■ TASK DIRECTIONS:
Give the entries again, exactly as written.
*** EXERCISE MATERIALS ***
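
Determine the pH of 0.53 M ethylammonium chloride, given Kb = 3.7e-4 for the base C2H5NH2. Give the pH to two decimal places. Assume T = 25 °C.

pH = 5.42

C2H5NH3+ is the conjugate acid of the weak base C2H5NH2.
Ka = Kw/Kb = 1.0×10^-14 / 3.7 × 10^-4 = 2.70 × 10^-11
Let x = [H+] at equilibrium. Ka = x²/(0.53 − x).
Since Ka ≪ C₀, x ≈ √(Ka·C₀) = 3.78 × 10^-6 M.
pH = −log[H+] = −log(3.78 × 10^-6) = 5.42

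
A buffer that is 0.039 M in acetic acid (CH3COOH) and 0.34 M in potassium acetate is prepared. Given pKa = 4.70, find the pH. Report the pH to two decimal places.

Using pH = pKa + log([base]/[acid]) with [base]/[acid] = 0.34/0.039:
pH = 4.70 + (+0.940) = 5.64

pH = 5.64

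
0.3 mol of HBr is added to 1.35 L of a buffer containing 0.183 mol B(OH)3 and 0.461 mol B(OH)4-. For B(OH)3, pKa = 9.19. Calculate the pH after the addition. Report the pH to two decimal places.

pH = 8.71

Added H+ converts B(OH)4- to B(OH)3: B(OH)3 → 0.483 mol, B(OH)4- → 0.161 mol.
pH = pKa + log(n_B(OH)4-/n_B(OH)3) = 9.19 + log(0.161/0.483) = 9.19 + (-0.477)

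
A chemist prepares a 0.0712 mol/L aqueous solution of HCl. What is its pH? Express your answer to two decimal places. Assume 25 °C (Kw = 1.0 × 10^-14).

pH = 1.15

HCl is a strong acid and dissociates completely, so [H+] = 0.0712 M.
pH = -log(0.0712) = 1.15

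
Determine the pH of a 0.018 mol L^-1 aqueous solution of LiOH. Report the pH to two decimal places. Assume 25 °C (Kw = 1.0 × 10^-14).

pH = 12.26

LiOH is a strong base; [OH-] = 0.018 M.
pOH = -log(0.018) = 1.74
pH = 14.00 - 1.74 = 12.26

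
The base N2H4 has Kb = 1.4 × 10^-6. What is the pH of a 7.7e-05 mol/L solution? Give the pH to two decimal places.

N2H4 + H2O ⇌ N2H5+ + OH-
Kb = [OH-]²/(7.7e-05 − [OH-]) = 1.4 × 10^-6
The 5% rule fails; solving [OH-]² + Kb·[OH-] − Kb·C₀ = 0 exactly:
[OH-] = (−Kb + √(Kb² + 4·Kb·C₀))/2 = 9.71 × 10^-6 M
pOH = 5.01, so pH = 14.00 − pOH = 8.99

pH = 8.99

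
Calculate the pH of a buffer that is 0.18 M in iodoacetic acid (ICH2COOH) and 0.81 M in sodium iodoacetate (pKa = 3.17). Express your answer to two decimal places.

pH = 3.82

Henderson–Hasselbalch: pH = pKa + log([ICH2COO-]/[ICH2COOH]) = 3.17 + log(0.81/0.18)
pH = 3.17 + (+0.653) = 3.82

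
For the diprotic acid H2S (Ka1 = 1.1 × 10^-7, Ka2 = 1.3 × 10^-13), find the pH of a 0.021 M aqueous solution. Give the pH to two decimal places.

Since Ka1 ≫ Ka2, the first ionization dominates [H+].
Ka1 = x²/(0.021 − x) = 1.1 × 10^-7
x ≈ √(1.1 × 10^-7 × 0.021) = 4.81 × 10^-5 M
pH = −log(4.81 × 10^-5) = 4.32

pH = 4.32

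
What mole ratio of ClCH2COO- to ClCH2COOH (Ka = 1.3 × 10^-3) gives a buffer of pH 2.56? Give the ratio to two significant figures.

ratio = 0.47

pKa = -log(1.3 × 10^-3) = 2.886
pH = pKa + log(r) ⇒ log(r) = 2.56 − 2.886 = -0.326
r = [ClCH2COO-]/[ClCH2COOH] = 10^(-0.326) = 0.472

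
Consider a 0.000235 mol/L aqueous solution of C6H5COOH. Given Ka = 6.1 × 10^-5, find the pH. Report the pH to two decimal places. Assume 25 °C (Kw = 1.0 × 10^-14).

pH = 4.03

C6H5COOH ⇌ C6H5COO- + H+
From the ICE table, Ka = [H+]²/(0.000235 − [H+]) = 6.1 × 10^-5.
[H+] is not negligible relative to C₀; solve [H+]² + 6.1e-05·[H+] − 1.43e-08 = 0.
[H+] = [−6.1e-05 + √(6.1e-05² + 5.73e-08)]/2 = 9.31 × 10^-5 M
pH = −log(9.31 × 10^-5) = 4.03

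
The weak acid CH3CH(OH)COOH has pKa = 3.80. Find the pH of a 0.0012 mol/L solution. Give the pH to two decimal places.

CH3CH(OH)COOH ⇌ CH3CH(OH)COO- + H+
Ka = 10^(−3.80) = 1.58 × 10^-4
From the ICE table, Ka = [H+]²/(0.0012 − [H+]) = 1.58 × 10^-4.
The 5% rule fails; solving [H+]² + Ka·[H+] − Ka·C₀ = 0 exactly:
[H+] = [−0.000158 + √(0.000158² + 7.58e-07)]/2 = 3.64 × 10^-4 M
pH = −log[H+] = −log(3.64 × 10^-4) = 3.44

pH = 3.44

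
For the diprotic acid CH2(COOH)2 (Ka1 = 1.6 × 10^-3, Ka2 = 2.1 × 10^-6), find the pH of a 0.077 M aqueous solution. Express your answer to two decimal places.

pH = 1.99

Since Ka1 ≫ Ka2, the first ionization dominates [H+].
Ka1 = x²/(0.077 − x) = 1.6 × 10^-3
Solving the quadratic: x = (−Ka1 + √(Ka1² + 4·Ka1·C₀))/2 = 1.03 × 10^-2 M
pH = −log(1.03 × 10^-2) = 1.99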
*** End of EXERCISE MATERIALS ***
■ SOLUTION FOR THIS EXERCISE:
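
Determine the pH of 0.53 M ethylammonium chloride, given Kb = 3.7e-4 for the base C2H5NH2. Give the pH to two decimal places. Assume T = 25 °C.

pH = 5.42

C2H5NH3+ is the conjugate acid of the weak base C2H5NH2.
Ka = Kw/Kb = 1.0×10^-14 / 3.7 × 10^-4 = 2.70 × 10^-11
Let x = [H+] at equilibrium. Ka = x²/(0.53 − x).
Since Ka ≪ C₀, x ≈ √(Ka·C₀) = 3.78 × 10^-6 M.
pH = −log[H+] = −log(3.78 × 10^-6) = 5.42

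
A buffer that is 0.039 M in acetic acid (CH3COOH) and 0.34 M in potassium acetate is prepared. Given pKa = 4.70, find the pH. Report the pH to two decimal places.

Using pH = pKa + log([base]/[acid]) with [base]/[acid] = 0.34/0.039:
pH = 4.70 + (+0.940) = 5.64

pH = 5.64

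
0.3 mol of HBr is added to 1.35 L of a buffer containing 0.183 mol B(OH)3 and 0.461 mol B(OH)4-. For B(OH)3, pKa = 9.19. Calculate the pH after the addition. Report the pH to two decimal places.

pH = 8.71

Added H+ converts B(OH)4- to B(OH)3: B(OH)3 → 0.483 mol, B(OH)4- → 0.161 mol.
pH = pKa + log(n_B(OH)4-/n_B(OH)3) = 9.19 + log(0.161/0.483) = 9.19 + (-0.477)

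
A chemist prepares a 0.0712 mol/L aqueous solution of HCl. What is its pH? Express your answer to two decimal places. Assume 25 °C (Kw = 1.0 × 10^-14).

pH = 1.15

HCl is a strong acid and dissociates completely, so [H+] = 0.0712 M.
pH = -log(0.0712) = 1.15

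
Determine the pH of a 0.018 mol L^-1 aqueous solution of LiOH. Report the pH to two decimal places. Assume 25 °C (Kw = 1.0 × 10^-14).

pH = 12.26

LiOH is a strong base; [OH-] = 0.018 M.
pOH = -log(0.018) = 1.74
pH = 14.00 - 1.74 = 12.26

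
The base N2H4 has Kb = 1.4 × 10^-6. What is the pH of a 7.7e-05 mol/L solution? Give the pH to two decimal places.

N2H4 + H2O ⇌ N2H5+ + OH-
Kb = [OH-]²/(7.7e-05 − [OH-]) = 1.4 × 10^-6
The 5% rule fails; solving [OH-]² + Kb·[OH-] − Kb·C₀ = 0 exactly:
[OH-] = (−Kb + √(Kb² + 4·Kb·C₀))/2 = 9.71 × 10^-6 M
pOH = 5.01, so pH = 14.00 − pOH = 8.99

pH = 8.99

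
Calculate the pH of a buffer that is 0.18 M in iodoacetic acid (ICH2COOH) and 0.81 M in sodium iodoacetate (pKa = 3.17). Express your answer to two decimal places.

pH = 3.82

Henderson–Hasselbalch: pH = pKa + log([ICH2COO-]/[ICH2COOH]) = 3.17 + log(0.81/0.18)
pH = 3.17 + (+0.653) = 3.82

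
For the diprotic acid H2S (Ka1 = 1.1 × 10^-7, Ka2 = 1.3 × 10^-13), find the pH of a 0.021 M aqueous solution. Give the pH to two decimal places.

Since Ka1 ≫ Ka2, the first ionization dominates [H+].
Ka1 = x²/(0.021 − x) = 1.1 × 10^-7
x ≈ √(1.1 × 10^-7 × 0.021) = 4.81 × 10^-5 M
pH = −log(4.81 × 10^-5) = 4.32

pH = 4.32

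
What mole ratio of ClCH2COO- to ClCH2COOH (Ka = 1.3 × 10^-3) gives a buffer of pH 2.56? Give the ratio to two significant figures.

ratio = 0.47

pKa = -log(1.3 × 10^-3) = 2.886
pH = pKa + log(r) ⇒ log(r) = 2.56 − 2.886 = -0.326
r = [ClCH2COO-]/[ClCH2COOH] = 10^(-0.326) = 0.472

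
Consider a 0.000235 mol/L aqueous solution of C6H5COOH. Given Ka = 6.1 × 10^-5, find the pH. Report the pH to two decimal places. Assume 25 °C (Kw = 1.0 × 10^-14).

pH = 4.03

C6H5COOH ⇌ C6H5COO- + H+
From the ICE table, Ka = [H+]²/(0.000235 − [H+]) = 6.1 × 10^-5.
[H+] is not negligible relative to C₀; solve [H+]² + 6.1e-05·[H+] − 1.43e-08 = 0.
[H+] = [−6.1e-05 + √(6.1e-05² + 5.73e-08)]/2 = 9.31 × 10^-5 M
pH = −log(9.31 × 10^-5) = 4.03

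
The weak acid CH3CH(OH)COOH has pKa = 3.80. Find the pH of a 0.0012 mol/L solution. Give the pH to two decimal places.

CH3CH(OH)COOH ⇌ CH3CH(OH)COO- + H+
Ka = 10^(−3.80) = 1.58 × 10^-4
From the ICE table, Ka = [H+]²/(0.0012 − [H+]) = 1.58 × 10^-4.
The 5% rule fails; solving [H+]² + Ka·[H+] − Ka·C₀ = 0 exactly:
[H+] = [−0.000158 + √(0.000158² + 7.58e-07)]/2 = 3.64 × 10^-4 M
pH = −log[H+] = −log(3.64 × 10^-4) = 3.44

pH = 3.44

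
For the diprotic acid CH2(COOH)2 (Ka1 = 1.6 × 10^-3, Ka2 = 2.1 × 10^-6), find the pH of a 0.077 M aqueous solution. Express your answer to two decimal places.

pH = 1.99

Since Ka1 ≫ Ka2, the first ionization dominates [H+].
Ka1 = x²/(0.077 − x) = 1.6 × 10^-3
Solving the quadratic: x = (−Ka1 + √(Ka1² + 4·Ka1·C₀))/2 = 1.03 × 10^-2 M
pH = −log(1.03 × 10^-2) = 1.99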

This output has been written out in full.